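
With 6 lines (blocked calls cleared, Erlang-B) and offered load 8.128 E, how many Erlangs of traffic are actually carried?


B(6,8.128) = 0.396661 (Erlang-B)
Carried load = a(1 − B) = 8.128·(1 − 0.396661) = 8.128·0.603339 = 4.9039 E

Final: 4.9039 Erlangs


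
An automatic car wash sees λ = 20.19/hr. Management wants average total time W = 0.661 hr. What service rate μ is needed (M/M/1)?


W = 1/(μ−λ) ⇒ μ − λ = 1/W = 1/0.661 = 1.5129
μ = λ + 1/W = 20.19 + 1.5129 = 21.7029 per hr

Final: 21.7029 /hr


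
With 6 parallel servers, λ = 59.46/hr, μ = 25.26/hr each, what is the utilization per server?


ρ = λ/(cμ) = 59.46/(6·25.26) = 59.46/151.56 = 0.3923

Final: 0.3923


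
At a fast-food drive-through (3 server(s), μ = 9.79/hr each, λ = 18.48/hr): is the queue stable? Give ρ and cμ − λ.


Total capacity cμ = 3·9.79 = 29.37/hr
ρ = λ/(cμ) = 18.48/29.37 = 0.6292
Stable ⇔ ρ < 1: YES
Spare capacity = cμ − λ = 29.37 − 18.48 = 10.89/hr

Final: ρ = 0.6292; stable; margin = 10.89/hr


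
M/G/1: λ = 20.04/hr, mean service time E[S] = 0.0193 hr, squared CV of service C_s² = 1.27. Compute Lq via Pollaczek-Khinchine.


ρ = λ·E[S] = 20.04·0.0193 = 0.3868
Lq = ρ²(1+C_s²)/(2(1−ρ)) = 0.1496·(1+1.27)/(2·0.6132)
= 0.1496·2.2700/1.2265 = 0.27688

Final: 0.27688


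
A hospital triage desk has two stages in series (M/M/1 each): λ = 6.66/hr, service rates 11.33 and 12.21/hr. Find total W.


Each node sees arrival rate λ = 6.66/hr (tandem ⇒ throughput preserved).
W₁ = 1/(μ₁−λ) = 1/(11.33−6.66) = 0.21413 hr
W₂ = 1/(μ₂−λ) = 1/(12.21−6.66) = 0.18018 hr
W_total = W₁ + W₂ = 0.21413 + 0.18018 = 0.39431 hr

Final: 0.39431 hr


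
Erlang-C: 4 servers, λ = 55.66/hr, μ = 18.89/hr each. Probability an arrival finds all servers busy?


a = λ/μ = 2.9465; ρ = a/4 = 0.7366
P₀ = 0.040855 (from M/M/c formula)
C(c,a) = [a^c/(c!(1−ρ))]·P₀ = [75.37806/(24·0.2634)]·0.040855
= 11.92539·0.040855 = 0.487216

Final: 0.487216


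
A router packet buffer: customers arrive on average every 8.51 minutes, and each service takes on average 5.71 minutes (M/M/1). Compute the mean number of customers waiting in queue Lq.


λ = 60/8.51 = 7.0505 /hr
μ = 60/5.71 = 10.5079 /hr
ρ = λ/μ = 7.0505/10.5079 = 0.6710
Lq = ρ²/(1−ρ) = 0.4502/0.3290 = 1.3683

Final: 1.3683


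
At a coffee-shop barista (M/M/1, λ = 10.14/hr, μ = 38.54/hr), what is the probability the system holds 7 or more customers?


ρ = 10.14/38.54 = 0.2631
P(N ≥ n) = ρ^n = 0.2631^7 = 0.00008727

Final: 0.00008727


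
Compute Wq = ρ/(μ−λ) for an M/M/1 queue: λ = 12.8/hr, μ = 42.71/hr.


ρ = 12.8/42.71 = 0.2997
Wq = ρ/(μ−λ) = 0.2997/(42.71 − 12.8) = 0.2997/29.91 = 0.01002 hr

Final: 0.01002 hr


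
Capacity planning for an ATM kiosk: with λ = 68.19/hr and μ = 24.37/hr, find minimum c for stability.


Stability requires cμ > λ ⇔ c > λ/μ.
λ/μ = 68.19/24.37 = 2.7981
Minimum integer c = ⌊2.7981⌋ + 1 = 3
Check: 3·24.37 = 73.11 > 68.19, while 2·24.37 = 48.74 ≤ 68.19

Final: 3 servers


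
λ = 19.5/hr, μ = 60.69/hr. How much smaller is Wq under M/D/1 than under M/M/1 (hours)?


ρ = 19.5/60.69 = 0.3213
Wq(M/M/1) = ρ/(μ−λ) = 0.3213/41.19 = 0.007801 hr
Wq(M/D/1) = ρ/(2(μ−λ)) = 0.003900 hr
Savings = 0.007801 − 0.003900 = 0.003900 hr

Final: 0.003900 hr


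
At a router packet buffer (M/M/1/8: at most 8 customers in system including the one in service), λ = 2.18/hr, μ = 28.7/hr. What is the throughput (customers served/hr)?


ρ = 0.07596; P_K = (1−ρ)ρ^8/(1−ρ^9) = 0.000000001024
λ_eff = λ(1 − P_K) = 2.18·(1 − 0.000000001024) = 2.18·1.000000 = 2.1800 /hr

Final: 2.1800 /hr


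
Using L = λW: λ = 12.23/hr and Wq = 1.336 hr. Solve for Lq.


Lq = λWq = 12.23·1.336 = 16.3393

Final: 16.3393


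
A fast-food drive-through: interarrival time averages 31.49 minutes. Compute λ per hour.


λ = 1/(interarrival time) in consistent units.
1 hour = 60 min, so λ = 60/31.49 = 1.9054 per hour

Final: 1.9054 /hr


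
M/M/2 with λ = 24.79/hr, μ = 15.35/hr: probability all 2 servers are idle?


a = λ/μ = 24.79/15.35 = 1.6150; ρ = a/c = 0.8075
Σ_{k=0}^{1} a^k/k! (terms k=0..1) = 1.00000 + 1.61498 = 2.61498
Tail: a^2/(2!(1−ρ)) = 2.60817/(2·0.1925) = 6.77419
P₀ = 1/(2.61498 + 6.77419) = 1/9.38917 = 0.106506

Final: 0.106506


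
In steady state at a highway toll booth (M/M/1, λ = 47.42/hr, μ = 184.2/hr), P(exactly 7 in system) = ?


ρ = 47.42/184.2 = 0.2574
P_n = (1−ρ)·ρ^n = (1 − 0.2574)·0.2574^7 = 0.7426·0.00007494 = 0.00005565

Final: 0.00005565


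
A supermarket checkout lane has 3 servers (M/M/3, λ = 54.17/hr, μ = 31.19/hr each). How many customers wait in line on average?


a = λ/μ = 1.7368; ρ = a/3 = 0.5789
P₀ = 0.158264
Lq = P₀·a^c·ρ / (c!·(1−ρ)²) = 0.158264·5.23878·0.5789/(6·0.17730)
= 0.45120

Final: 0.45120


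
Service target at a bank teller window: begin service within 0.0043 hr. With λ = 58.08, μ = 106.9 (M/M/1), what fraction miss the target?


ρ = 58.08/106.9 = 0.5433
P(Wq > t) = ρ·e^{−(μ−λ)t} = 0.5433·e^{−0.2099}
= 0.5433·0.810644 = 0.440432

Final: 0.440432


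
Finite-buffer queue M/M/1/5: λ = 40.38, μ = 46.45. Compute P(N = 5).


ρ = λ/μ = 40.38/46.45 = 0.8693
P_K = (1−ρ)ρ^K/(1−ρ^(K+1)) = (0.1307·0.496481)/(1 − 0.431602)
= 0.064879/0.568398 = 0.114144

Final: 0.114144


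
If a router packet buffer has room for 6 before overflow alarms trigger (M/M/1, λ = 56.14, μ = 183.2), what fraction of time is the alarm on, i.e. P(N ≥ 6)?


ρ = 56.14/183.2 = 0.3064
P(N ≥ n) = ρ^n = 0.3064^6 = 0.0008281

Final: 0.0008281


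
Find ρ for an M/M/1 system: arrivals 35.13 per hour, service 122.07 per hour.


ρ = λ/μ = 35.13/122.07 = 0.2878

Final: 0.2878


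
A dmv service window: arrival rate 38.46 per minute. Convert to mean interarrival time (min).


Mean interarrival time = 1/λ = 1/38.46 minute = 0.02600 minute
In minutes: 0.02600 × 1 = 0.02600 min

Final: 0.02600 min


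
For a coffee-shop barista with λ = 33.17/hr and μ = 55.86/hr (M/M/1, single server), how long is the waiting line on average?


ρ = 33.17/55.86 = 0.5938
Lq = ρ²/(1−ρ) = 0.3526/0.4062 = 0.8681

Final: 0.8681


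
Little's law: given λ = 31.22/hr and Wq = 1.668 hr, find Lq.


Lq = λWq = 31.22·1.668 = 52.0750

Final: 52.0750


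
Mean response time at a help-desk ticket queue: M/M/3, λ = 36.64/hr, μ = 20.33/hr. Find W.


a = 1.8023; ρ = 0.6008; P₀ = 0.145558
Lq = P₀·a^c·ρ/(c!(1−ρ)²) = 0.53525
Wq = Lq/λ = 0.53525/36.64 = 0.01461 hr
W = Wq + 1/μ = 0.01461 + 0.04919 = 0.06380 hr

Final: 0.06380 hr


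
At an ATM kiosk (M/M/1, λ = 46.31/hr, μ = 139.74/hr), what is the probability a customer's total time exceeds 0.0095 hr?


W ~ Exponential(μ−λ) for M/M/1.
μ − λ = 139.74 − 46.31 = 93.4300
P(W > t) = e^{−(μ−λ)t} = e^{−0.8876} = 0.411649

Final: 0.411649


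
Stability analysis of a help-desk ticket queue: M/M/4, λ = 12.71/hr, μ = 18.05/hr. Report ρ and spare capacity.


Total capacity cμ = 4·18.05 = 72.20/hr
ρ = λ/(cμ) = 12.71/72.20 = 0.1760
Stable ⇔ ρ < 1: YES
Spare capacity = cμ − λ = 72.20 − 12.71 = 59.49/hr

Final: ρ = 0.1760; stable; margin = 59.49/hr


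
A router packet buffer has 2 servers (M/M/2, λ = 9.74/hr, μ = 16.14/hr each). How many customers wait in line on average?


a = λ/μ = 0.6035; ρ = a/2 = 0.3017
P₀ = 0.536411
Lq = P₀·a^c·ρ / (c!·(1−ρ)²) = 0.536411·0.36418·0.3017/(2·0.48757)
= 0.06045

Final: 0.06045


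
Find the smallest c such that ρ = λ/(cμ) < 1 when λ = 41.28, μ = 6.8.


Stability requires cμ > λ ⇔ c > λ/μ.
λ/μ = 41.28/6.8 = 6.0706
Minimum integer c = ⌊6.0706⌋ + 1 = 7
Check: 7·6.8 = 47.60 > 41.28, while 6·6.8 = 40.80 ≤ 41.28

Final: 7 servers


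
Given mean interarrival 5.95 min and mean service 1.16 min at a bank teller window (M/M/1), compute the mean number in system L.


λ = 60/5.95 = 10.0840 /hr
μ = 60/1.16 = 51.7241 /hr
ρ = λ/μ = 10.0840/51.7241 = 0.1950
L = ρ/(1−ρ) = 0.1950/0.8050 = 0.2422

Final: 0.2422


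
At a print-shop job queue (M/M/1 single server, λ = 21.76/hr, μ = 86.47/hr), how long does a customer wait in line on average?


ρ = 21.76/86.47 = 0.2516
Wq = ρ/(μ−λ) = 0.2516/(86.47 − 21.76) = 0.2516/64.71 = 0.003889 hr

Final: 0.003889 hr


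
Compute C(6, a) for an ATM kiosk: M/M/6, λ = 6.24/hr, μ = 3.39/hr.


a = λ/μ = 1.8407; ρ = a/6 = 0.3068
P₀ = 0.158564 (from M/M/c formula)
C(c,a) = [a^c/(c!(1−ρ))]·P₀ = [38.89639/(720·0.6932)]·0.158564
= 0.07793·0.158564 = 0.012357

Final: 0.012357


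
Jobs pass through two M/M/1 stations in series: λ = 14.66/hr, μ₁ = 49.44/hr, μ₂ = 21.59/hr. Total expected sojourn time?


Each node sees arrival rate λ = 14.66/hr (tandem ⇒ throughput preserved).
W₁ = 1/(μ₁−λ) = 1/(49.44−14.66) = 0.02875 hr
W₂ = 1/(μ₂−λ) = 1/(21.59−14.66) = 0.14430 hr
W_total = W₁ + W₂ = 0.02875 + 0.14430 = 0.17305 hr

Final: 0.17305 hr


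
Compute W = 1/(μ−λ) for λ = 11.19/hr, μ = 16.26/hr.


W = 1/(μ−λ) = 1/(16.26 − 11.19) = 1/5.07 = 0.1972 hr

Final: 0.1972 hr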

## EXERCISE INSTRUCTIONS
What are the lines from the one with "Jobs pass through" through the end of the records above? Set them down exactly, both ends included, and nothing else.

## TASK SOLUTION
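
Jobs pass through two M/M/1 stations in series: λ = 14.66/hr, μ₁ = 49.44/hr, μ₂ = 21.59/hr. Total expected sojourn time?


Each node sees arrival rate λ = 14.66/hr (tandem ⇒ throughput preserved).
W₁ = 1/(μ₁−λ) = 1/(49.44−14.66) = 0.02875 hr
W₂ = 1/(μ₂−λ) = 1/(21.59−14.66) = 0.14430 hr
W_total = W₁ + W₂ = 0.02875 + 0.14430 = 0.17305 hr

Final: 0.17305 hr


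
Compute W = 1/(μ−λ) for λ = 11.19/hr, μ = 16.26/hr.


W = 1/(μ−λ) = 1/(16.26 − 11.19) = 1/5.07 = 0.1972 hr

Final: 0.1972 hr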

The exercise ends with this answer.